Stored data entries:
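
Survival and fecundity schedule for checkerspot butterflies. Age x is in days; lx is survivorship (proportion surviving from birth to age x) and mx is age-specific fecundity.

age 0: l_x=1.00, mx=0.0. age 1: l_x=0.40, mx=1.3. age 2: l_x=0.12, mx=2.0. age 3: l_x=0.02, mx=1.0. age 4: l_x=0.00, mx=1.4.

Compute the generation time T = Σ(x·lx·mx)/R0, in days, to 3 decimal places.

lx·mx: 0, 0.52, 0.24, 0.02, 0 → R0 = 0.78
x·lx·mx: 0, 0.52, 0.48, 0.06, 0 → Σ = 1.06
T = 1.06 / 0.78 = 1.358974… → 1.359

1.359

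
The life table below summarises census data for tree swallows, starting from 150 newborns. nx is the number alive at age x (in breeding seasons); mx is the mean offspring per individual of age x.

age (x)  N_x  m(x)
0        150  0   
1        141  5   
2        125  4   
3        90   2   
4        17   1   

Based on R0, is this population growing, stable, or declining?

growing

lx = nx/n0 = nx/150: 1, 0.94, 0.83333…, 0.6, 0.11333…
R0 = Σ lx·mx = 0 + 4.7 + 3.333333… + 1.2 + 0.113333… = 9.346667…
R0 > 1, so the population is growing.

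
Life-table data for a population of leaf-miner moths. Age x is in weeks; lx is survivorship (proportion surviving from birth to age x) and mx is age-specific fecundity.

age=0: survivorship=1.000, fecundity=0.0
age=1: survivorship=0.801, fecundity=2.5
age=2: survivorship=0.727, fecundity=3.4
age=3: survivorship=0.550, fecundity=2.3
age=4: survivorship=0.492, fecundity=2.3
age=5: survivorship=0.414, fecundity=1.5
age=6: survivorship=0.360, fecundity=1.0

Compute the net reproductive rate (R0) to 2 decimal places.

lx·mx by age: 0, 2.0025, 2.4718, 1.265, 1.1316, 0.621, 0.36
R0 = Σ lx·mx = 7.8519 → 7.85

7.85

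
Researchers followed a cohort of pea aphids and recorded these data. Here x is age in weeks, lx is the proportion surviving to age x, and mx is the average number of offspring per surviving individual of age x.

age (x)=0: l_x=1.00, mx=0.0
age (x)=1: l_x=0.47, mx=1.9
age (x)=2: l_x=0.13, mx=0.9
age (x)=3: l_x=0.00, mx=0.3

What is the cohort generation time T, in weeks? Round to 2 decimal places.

1.12

lx·mx: 0, 0.893, 0.117, 0 → R0 = 1.01
x·lx·mx: 0, 0.893, 0.234, 0 → Σ = 1.127
T = 1.127 / 1.01 = 1.115842… → 1.12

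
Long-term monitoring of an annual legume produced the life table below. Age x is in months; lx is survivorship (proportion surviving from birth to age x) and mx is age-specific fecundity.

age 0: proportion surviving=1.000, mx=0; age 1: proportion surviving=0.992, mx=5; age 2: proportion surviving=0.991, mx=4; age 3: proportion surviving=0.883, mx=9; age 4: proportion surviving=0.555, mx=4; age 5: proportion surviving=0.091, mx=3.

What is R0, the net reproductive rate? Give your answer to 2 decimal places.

19.36

lx·mx by age: 0, 4.96, 3.964, 7.947, 2.22, 0.273
R0 = Σ lx·mx = 19.364 → 19.36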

• Problem requirements:
All lines of the data above must be returned exactly.

• Response area:
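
Survival and fecundity schedule for checkerspot butterflies. Age x is in days; lx is survivorship (proportion surviving from birth to age x) and mx is age-specific fecundity.

age 0: l_x=1.00, mx=0.0. age 1: l_x=0.40, mx=1.3. age 2: l_x=0.12, mx=2.0. age 3: l_x=0.02, mx=1.0. age 4: l_x=0.00, mx=1.4.

Compute the generation time T = Σ(x·lx·mx)/R0, in days, to 3 decimal places.

lx·mx: 0, 0.52, 0.24, 0.02, 0 → R0 = 0.78
x·lx·mx: 0, 0.52, 0.48, 0.06, 0 → Σ = 1.06
T = 1.06 / 0.78 = 1.358974… → 1.359

1.359

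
The life table below summarises census data for tree swallows, starting from 150 newborns. nx is the number alive at age x (in breeding seasons); mx is the mean offspring per individual of age x.

age (x)  N_x  m(x)
0        150  0   
1        141  5   
2        125  4   
3        90   2   
4        17   1   

Based on R0, is this population growing, stable, or declining?

growing

lx = nx/n0 = nx/150: 1, 0.94, 0.83333…, 0.6, 0.11333…
R0 = Σ lx·mx = 0 + 4.7 + 3.333333… + 1.2 + 0.113333… = 9.346667…
R0 > 1, so the population is growing.

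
Life-table data for a population of leaf-miner moths. Age x is in weeks; lx is survivorship (proportion surviving from birth to age x) and mx is age-specific fecundity.

age=0: survivorship=1.000, fecundity=0.0
age=1: survivorship=0.801, fecundity=2.5
age=2: survivorship=0.727, fecundity=3.4
age=3: survivorship=0.550, fecundity=2.3
age=4: survivorship=0.492, fecundity=2.3
age=5: survivorship=0.414, fecundity=1.5
age=6: survivorship=0.360, fecundity=1.0

Compute the net reproductive rate (R0) to 2 decimal places.

lx·mx by age: 0, 2.0025, 2.4718, 1.265, 1.1316, 0.621, 0.36
R0 = Σ lx·mx = 7.8519 → 7.85

7.85

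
Researchers followed a cohort of pea aphids and recorded these data. Here x is age in weeks, lx is the proportion surviving to age x, and mx is the average number of offspring per surviving individual of age x.

age (x)=0: l_x=1.00, mx=0.0
age (x)=1: l_x=0.47, mx=1.9
age (x)=2: l_x=0.13, mx=0.9
age (x)=3: l_x=0.00, mx=0.3

What is the cohort generation time T, in weeks? Round to 2 decimal places.

1.12

lx·mx: 0, 0.893, 0.117, 0 → R0 = 1.01
x·lx·mx: 0, 0.893, 0.234, 0 → Σ = 1.127
T = 1.127 / 1.01 = 1.115842… → 1.12

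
Long-term monitoring of an annual legume produced the life table below. Age x is in months; lx is survivorship (proportion surviving from birth to age x) and mx is age-specific fecundity.

age 0: proportion surviving=1.000, mx=0; age 1: proportion surviving=0.992, mx=5; age 2: proportion surviving=0.991, mx=4; age 3: proportion surviving=0.883, mx=9; age 4: proportion surviving=0.555, mx=4; age 5: proportion surviving=0.091, mx=3.

What is R0, the net reproductive rate? Give your answer to 2 decimal places.

19.36

lx·mx by age: 0, 4.96, 3.964, 7.947, 2.22, 0.273
R0 = Σ lx·mx = 19.364 → 19.36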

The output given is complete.